▸ **What you should do**:
Could you give the number of lines in the entries below that contain the word "labelled"? Only the number is wanted.

▸ **Recorded information**:
=====

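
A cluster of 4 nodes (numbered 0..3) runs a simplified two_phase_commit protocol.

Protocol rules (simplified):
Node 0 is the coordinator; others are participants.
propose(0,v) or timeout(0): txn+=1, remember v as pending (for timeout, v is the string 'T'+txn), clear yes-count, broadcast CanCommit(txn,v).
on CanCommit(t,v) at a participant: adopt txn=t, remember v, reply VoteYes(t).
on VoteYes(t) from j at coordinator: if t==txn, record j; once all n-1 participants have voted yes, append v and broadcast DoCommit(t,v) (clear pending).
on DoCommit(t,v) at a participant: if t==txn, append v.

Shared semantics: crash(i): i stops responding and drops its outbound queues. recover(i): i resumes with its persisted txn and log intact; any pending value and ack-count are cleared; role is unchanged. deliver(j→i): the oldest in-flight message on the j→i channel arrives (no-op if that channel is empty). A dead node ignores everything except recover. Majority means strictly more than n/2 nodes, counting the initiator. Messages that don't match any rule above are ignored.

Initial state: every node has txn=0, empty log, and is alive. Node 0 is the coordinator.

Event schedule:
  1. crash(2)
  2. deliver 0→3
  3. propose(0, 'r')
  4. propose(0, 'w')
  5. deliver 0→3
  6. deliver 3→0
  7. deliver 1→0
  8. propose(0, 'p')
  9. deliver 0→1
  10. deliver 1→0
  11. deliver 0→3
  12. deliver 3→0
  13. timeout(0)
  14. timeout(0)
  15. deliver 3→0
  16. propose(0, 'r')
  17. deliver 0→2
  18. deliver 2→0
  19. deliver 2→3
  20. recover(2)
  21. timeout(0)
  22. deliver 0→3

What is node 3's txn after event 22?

1. crash(2):  <2:✗part t0 ->
2. deliver 0→3:  nop
3. propose(0,'r'):  <0:coor t1 ->
4. propose(0,'w'):  <0:coor t2 ->
5. deliver 0→3:  <3:part t1 ->
6. deliver 3→0:  nop
7. deliver 1→0:  nop
8. propose(0,'p'):  <0:coor t3 ->
9. deliver 0→1:  <1:part t1 ->
10. deliver 1→0:  nop
11. deliver 0→3:  <3:part t2 ->
12. deliver 3→0:  nop
13. timeout(0):  <0:coor t4 ->
14. timeout(0):  <0:coor t5 ->
15. deliver 3→0:  nop
16. propose(0,'r'):  <0:coor t6 ->
17. deliver 0→2:  nop
18. deliver 2→0:  nop
19. deliver 2→3:  nop
20. recover(2):  <2:part t0 ->
21. timeout(0):  <0:coor t7 ->
22. deliver 0→3:  <3:part t3 ->

3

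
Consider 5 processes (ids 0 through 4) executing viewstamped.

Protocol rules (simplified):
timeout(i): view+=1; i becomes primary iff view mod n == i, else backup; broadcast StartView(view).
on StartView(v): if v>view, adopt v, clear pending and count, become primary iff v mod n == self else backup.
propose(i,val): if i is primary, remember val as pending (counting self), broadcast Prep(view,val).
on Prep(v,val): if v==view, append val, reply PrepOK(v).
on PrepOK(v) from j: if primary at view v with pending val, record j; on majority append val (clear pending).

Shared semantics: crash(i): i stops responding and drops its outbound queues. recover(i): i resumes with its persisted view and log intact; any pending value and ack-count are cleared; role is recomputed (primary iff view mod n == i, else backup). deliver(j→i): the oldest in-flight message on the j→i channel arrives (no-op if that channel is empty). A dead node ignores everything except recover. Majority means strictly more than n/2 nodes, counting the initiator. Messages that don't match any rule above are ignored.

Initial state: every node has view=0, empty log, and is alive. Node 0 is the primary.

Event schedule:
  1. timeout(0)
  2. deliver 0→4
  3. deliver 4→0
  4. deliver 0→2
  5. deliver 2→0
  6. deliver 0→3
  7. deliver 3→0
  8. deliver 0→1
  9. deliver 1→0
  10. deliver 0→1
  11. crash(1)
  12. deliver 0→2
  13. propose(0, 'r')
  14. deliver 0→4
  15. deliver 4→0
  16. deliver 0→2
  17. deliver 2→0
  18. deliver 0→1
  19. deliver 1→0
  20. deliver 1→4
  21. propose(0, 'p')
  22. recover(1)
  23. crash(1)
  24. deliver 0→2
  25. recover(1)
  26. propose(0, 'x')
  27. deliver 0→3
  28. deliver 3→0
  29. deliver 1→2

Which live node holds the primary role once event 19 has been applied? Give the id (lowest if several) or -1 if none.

-1

e1 timeout(0): 0[back,v=1,-]
e2 deliver 0→4: 4[back,v=1,-]
e3 deliver 4→0: ·
e4 deliver 0→2: 2[back,v=1,-]
e5 deliver 2→0: ·
e6 deliver 0→3: 3[back,v=1,-]
e7 deliver 3→0: ·
e8 deliver 0→1: 1[prim,v=1,-]
e9 deliver 1→0: ·
e10 deliver 0→1: ·
e11 crash(1): 1[✗prim,v=1,-]
e12 deliver 0→2: ·
e13 propose(0,'r'): ·
e14 deliver 0→4: ·
e15 deliver 4→0: ·
e16 deliver 0→2: ·
e17 deliver 2→0: ·
e18 deliver 0→1: ·
e19 deliver 1→0: ·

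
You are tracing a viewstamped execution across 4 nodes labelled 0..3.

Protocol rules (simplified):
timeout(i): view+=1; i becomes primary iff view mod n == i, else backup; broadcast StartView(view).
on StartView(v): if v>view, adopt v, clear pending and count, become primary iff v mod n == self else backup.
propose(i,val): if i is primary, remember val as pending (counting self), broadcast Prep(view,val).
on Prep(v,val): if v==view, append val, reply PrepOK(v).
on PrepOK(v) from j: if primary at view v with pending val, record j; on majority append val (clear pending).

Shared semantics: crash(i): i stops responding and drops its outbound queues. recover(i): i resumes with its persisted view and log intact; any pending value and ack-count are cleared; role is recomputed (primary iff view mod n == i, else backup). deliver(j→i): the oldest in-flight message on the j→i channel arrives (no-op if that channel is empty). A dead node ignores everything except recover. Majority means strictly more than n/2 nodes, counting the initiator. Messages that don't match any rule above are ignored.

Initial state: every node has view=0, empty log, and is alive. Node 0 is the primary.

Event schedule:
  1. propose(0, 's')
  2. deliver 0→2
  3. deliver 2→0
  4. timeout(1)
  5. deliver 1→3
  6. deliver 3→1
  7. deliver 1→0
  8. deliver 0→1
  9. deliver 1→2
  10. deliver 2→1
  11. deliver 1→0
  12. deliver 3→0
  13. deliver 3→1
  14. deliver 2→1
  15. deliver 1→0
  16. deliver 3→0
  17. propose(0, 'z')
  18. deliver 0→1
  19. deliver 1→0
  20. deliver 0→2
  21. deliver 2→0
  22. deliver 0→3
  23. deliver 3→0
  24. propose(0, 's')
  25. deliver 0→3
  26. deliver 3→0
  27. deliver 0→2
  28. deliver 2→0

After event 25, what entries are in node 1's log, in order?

after 1 — propose(0,'s'): ·
after 2 — deliver 0→2: n2:back/v0/[s]
after 3 — deliver 2→0: ·
after 4 — timeout(1): n1:prim/v1/[-]
after 5 — deliver 1→3: n3:back/v1/[-]
after 6 — deliver 3→1: ·
after 7 — deliver 1→0: n0:back/v1/[-]
after 8 — deliver 0→1: ·
after 9 — deliver 1→2: n2:back/v1/[s]
after 10 — deliver 2→1: ·
after 11 — deliver 1→0: ·
after 12 — deliver 3→0: ·
after 13 — deliver 3→1: ·
after 14 — deliver 2→1: ·
after 15 — deliver 1→0: ·
after 16 — deliver 3→0: ·
after 17 — propose(0,'z'): ·
after 18 — deliver 0→1: ·
after 19 — deliver 1→0: ·
after 20 — deliver 0→2: ·
after 21 — deliver 2→0: ·
after 22 — deliver 0→3: ·
after 23 — deliver 3→0: ·
after 24 — propose(0,'s'): ·
after 25 — deliver 0→3: ·

empty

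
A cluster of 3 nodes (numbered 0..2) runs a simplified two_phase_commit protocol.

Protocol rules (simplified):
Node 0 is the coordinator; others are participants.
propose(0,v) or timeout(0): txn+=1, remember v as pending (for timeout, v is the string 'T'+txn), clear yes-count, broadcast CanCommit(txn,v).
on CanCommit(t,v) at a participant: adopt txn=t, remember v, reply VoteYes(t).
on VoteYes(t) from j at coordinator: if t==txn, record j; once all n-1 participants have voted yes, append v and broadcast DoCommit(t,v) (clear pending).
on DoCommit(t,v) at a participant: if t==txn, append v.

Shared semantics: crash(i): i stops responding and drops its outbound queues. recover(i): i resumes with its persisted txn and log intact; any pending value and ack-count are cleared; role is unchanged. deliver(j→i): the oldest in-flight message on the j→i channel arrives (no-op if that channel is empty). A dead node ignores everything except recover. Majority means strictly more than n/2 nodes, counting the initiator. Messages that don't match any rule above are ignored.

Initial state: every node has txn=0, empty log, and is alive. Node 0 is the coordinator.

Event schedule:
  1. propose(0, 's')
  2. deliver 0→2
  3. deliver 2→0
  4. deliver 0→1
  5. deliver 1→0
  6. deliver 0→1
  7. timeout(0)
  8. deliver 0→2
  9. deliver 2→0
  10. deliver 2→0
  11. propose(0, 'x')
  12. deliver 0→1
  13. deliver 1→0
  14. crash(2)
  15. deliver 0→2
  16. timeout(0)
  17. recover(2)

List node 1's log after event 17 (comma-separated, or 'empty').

s

e1 propose(0,'s'): 0[coor,t=1,-]
e2 deliver 0→2: 2[part,t=1,-]
e3 deliver 2→0: ·
e4 deliver 0→1: 1[part,t=1,-]
e5 deliver 1→0: 0[coor,t=1,s]
e6 deliver 0→1: 1[part,t=1,s]
e7 timeout(0): 0[coor,t=2,s]
e8 deliver 0→2: 2[part,t=1,s]
e9 deliver 2→0: ·
e10 deliver 2→0: ·
e11 propose(0,'x'): 0[coor,t=3,s]
e12 deliver 0→1: 1[part,t=2,s]
e13 deliver 1→0: ·
e14 crash(2): 2[✗part,t=1,s]
e15 deliver 0→2: ·
e16 timeout(0): 0[coor,t=4,s]
e17 recover(2): 2[part,t=1,s]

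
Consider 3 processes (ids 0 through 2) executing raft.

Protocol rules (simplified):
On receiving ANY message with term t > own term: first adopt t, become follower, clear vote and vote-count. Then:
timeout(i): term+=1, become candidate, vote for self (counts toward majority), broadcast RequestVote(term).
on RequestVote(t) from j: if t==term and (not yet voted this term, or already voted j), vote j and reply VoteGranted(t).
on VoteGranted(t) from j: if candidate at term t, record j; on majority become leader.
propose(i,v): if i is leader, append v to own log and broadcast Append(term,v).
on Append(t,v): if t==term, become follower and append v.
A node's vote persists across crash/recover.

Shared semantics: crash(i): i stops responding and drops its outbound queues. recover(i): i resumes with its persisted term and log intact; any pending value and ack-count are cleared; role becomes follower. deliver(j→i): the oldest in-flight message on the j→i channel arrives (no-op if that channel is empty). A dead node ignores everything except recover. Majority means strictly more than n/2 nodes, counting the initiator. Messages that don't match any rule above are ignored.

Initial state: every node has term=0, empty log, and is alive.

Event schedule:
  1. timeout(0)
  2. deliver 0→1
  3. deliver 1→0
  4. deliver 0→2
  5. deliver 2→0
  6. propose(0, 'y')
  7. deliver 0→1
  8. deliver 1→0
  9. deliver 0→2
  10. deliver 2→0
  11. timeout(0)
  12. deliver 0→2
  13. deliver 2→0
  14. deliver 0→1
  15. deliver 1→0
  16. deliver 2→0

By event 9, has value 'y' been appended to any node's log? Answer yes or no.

e1 timeout(0): 0[cand,t=1,-]
e2 deliver 0→1: 1[foll,t=1,-]
e3 deliver 1→0: 0[lead,t=1,-]
e4 deliver 0→2: 2[foll,t=1,-]
e5 deliver 2→0: ·
e6 propose(0,'y'): 0[lead,t=1,y]
e7 deliver 0→1: 1[foll,t=1,y]
e8 deliver 1→0: ·
e9 deliver 0→2: 2[foll,t=1,y]

yes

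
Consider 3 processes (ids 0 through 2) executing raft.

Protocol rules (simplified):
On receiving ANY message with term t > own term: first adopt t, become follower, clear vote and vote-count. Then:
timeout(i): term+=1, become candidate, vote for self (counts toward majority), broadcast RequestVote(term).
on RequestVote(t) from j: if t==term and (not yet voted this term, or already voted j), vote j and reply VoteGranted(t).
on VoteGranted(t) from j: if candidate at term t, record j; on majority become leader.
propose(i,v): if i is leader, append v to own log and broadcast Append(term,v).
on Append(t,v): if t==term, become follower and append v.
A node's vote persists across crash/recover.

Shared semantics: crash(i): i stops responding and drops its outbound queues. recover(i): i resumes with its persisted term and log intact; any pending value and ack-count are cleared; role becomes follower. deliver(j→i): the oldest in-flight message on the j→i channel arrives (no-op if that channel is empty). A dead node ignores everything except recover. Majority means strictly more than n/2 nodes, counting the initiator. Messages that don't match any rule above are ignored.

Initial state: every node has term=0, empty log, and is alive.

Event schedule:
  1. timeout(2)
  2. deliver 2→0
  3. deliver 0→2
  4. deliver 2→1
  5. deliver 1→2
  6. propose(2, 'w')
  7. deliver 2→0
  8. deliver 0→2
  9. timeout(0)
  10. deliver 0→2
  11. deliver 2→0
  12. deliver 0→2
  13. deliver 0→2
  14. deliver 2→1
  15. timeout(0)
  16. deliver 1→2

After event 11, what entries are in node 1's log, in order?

after 1 — timeout(2): n2:cand/t1/[-]
after 2 — deliver 2→0: n0:foll/t1/[-]
after 3 — deliver 0→2: n2:lead/t1/[-]
after 4 — deliver 2→1: n1:foll/t1/[-]
after 5 — deliver 1→2: ·
after 6 — propose(2,'w'): n2:lead/t1/[w]
after 7 — deliver 2→0: n0:foll/t1/[w]
after 8 — deliver 0→2: ·
after 9 — timeout(0): n0:cand/t2/[w]
after 10 — deliver 0→2: n2:foll/t2/[w]
after 11 — deliver 2→0: n0:lead/t2/[w]

empty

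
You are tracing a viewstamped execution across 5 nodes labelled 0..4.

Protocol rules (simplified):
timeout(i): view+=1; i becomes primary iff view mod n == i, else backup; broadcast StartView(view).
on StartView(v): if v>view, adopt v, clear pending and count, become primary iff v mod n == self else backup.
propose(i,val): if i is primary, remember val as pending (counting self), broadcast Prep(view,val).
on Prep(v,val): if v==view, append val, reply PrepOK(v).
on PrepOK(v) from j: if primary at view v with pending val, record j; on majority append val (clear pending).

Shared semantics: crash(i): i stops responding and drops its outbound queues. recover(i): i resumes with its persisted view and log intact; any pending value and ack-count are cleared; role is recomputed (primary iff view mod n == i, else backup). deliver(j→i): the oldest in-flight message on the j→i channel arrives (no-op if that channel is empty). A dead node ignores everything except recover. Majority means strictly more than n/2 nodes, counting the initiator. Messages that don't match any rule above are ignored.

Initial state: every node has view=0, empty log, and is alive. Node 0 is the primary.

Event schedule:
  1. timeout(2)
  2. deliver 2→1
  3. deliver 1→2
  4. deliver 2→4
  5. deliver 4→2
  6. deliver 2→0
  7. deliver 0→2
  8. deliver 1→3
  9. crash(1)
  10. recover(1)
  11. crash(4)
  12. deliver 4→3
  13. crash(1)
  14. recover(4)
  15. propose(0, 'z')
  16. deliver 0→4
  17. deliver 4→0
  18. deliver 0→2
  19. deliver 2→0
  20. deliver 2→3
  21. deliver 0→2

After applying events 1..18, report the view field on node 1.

1

[1] timeout(2) → N2(back v1 [-])
[2] deliver 2→1 → N1(prim v1 [-])
[3] deliver 1→2 → ∅
[4] deliver 2→4 → N4(back v1 [-])
[5] deliver 4→2 → ∅
[6] deliver 2→0 → N0(back v1 [-])
[7] deliver 0→2 → ∅
[8] deliver 1→3 → ∅
[9] crash(1) → N1(✗prim v1 [-])
[10] recover(1) → N1(prim v1 [-])
[11] crash(4) → N4(✗back v1 [-])
[12] deliver 4→3 → ∅
[13] crash(1) → N1(✗prim v1 [-])
[14] recover(4) → N4(back v1 [-])
[15] propose(0,'z') → ∅
[16] deliver 0→4 → ∅
[17] deliver 4→0 → ∅
[18] deliver 0→2 → ∅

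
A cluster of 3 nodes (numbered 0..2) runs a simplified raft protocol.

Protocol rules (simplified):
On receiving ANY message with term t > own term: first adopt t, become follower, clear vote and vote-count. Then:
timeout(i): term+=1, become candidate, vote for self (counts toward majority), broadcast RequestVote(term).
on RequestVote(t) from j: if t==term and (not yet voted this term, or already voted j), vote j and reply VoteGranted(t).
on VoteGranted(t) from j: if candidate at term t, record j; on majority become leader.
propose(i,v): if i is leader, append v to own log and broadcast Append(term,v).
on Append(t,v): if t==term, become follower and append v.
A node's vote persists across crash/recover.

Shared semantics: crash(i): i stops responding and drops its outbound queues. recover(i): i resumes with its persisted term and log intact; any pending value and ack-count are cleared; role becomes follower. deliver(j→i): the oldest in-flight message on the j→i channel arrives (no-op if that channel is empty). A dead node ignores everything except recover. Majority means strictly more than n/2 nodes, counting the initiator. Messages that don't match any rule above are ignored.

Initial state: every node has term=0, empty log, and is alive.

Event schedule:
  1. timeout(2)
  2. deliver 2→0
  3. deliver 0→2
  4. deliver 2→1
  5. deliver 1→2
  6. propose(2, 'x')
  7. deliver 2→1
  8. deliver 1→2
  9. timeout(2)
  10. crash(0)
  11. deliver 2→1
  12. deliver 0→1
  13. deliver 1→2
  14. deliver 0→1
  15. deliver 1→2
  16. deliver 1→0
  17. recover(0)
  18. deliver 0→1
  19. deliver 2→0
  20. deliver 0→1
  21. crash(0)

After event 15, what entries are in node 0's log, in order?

1. timeout(2):  <2:cand t1 ->
2. deliver 2→0:  <0:foll t1 ->
3. deliver 0→2:  <2:lead t1 ->
4. deliver 2→1:  <1:foll t1 ->
5. deliver 1→2:  nop
6. propose(2,'x'):  <2:lead t1 x>
7. deliver 2→1:  <1:foll t1 x>
8. deliver 1→2:  nop
9. timeout(2):  <2:cand t2 x>
10. crash(0):  <0:✗foll t1 ->
11. deliver 2→1:  <1:foll t2 x>
12. deliver 0→1:  nop
13. deliver 1→2:  <2:lead t2 x>
14. deliver 0→1:  nop
15. deliver 1→2:  nop

empty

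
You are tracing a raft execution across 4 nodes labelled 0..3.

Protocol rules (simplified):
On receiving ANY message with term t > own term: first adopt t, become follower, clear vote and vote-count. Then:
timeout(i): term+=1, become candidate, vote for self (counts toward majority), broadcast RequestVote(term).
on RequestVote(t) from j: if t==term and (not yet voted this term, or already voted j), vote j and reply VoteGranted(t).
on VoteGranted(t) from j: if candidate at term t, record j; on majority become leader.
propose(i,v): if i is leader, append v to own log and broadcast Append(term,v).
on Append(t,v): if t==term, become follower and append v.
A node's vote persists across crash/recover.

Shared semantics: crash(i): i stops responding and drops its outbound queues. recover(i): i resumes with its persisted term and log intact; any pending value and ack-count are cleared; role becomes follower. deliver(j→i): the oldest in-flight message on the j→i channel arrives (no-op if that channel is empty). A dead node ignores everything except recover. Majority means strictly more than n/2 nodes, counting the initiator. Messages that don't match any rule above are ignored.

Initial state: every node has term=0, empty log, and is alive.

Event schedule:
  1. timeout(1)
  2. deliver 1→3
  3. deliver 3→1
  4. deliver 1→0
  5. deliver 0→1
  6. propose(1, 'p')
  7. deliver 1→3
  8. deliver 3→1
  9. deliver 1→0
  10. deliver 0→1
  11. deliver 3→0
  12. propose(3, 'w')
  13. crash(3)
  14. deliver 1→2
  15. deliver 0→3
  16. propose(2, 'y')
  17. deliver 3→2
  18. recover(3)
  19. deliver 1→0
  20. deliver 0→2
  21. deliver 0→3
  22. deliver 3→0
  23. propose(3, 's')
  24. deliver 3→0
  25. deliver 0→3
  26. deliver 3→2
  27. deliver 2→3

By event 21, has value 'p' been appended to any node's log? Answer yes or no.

yes

after 1 — timeout(1): n1:cand/t1/[-]
after 2 — deliver 1→3: n3:foll/t1/[-]
after 3 — deliver 3→1: ·
after 4 — deliver 1→0: n0:foll/t1/[-]
after 5 — deliver 0→1: n1:lead/t1/[-]
after 6 — propose(1,'p'): n1:lead/t1/[p]
after 7 — deliver 1→3: n3:foll/t1/[p]
after 8 — deliver 3→1: ·
after 9 — deliver 1→0: n0:foll/t1/[p]
after 10 — deliver 0→1: ·
after 11 — deliver 3→0: ·
after 12 — propose(3,'w'): ·
after 13 — crash(3): n3:✗foll/t1/[p]
after 14 — deliver 1→2: n2:foll/t1/[-]
after 15 — deliver 0→3: ·
after 16 — propose(2,'y'): ·
after 17 — deliver 3→2: ·
after 18 — recover(3): n3:foll/t1/[p]
after 19 — deliver 1→0: ·
after 20 — deliver 0→2: ·
after 21 — deliver 0→3: ·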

=====

▸ **Exercise response**:
3